How to complete this task:
Could you print every line from the first one of the records below through the line containing "1 | 1 | 0 | 0 | 0 | 0", with both included and nothing else?

Stored data entries:
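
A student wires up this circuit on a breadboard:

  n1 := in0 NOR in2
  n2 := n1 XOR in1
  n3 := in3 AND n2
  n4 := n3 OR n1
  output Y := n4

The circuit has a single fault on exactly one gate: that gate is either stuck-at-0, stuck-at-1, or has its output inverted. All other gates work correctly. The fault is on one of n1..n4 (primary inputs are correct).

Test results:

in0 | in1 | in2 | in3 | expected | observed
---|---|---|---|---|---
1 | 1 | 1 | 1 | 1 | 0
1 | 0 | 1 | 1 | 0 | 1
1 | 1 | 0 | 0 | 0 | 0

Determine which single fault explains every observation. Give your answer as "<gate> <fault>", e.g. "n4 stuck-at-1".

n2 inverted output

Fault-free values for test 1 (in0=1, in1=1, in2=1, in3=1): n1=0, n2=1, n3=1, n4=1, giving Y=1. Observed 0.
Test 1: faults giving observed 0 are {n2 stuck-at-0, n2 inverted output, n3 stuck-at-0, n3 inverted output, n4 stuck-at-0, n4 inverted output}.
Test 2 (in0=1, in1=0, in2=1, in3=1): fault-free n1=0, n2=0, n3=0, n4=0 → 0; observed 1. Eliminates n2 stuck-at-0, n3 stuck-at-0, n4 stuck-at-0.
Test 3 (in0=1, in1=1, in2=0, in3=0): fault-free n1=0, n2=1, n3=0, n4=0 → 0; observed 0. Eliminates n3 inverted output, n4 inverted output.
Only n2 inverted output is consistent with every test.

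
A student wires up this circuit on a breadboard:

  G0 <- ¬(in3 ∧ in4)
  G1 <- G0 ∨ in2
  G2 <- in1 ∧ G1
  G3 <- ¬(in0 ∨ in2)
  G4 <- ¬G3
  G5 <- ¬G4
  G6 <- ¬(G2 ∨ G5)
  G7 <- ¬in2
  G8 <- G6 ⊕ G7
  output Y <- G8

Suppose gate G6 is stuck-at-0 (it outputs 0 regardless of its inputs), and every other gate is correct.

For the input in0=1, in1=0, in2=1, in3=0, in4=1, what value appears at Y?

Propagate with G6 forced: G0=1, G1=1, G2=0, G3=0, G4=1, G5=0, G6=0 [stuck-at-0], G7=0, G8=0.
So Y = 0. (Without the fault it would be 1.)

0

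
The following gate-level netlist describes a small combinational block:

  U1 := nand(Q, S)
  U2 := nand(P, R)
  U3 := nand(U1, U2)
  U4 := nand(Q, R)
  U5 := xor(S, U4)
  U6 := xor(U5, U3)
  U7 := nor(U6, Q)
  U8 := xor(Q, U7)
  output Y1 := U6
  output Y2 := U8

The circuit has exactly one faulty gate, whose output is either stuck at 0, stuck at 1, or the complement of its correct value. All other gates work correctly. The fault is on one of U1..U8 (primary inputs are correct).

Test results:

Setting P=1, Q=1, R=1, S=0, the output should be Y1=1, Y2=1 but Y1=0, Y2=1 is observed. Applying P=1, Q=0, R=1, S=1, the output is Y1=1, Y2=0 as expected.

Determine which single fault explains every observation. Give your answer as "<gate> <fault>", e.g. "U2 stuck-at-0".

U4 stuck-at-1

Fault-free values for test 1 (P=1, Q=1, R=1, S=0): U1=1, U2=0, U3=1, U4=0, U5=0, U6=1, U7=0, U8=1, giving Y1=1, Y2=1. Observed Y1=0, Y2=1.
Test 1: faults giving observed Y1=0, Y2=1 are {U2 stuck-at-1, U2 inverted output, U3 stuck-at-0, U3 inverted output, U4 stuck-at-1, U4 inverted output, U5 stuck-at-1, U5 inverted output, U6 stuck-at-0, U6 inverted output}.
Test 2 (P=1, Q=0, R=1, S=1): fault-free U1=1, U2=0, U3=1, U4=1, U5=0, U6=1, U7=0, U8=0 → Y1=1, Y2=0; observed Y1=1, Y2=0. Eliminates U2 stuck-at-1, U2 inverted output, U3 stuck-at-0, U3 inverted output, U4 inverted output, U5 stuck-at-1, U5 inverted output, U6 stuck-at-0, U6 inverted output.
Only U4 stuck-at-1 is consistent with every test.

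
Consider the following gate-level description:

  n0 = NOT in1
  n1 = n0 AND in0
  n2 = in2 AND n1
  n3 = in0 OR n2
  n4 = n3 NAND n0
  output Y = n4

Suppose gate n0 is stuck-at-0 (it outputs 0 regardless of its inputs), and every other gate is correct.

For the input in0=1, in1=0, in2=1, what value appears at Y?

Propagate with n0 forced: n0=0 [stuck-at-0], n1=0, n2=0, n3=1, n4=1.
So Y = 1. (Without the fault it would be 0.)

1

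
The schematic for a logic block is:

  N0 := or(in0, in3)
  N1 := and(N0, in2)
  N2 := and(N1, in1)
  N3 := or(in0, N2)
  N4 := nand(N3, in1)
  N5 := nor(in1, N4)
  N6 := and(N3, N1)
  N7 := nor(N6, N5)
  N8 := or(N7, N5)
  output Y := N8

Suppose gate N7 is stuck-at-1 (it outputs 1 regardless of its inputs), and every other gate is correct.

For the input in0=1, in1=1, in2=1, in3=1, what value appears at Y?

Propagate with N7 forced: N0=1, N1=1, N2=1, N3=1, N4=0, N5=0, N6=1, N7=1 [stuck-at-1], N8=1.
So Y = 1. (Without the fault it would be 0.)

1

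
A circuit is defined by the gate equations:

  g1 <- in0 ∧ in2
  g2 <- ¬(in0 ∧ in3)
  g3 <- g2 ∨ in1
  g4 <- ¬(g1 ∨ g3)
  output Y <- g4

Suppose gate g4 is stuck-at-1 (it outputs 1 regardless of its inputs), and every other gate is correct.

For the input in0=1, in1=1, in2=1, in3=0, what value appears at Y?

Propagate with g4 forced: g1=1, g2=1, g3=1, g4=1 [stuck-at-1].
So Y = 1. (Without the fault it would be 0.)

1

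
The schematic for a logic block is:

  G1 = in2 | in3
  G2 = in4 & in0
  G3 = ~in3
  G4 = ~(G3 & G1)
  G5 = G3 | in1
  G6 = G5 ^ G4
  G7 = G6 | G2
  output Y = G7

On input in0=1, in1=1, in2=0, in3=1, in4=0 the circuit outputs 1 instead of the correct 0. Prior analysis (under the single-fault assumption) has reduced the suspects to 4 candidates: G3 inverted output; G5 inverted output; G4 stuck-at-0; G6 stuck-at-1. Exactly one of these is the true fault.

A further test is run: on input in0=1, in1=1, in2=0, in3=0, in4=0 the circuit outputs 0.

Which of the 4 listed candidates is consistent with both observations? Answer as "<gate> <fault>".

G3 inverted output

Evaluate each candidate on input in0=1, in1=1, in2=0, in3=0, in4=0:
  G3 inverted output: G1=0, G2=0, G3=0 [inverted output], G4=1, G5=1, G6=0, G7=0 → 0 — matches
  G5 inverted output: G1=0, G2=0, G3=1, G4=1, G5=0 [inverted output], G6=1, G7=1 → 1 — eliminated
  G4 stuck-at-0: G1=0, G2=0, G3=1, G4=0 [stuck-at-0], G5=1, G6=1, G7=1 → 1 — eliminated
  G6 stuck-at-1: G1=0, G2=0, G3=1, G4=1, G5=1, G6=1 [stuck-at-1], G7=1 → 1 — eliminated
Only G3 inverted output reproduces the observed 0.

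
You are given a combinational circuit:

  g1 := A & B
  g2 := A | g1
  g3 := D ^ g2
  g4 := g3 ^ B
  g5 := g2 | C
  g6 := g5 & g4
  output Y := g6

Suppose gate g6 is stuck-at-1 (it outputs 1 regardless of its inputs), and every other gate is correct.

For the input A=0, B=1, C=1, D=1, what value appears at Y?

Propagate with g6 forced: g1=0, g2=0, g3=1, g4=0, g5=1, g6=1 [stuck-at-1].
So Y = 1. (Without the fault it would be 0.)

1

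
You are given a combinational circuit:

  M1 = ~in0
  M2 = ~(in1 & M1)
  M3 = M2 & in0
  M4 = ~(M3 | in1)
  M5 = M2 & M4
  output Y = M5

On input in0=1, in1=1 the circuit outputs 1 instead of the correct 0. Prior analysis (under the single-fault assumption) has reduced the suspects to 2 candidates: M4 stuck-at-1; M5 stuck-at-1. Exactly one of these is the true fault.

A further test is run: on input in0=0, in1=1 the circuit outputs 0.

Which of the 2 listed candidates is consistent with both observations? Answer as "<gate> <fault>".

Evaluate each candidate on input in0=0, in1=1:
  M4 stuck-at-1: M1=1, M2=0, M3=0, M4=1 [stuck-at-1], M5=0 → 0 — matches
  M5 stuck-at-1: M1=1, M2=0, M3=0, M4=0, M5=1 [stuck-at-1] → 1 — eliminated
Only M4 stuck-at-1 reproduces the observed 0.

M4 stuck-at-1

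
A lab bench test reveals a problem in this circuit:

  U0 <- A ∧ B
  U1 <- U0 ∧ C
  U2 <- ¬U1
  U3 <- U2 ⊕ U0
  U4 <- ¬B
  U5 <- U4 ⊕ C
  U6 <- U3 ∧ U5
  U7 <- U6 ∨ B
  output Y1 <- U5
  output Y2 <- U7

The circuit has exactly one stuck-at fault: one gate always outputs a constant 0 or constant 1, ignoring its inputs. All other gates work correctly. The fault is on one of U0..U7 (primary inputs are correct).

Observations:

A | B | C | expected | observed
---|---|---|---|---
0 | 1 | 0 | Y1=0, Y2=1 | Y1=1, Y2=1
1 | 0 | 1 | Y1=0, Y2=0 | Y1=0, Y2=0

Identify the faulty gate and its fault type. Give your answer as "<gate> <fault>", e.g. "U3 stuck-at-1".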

Answer to the problem:
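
A student wires up this circuit on a breadboard:

  n1 := in0 NOR in2
  n2 := n1 XOR in1
  n3 := in3 AND n2
  n4 := n3 OR n1
  output Y := n4

The circuit has a single fault on exactly one gate: that gate is either stuck-at-0, stuck-at-1, or has its output inverted. All other gates work correctly. The fault is on one of n1..n4 (primary inputs are correct).

Test results:

in0 | in1 | in2 | in3 | expected | observed
---|---|---|---|---|---
1 | 1 | 1 | 1 | 1 | 0
1 | 0 | 1 | 1 | 0 | 1
1 | 1 | 0 | 0 | 0 | 0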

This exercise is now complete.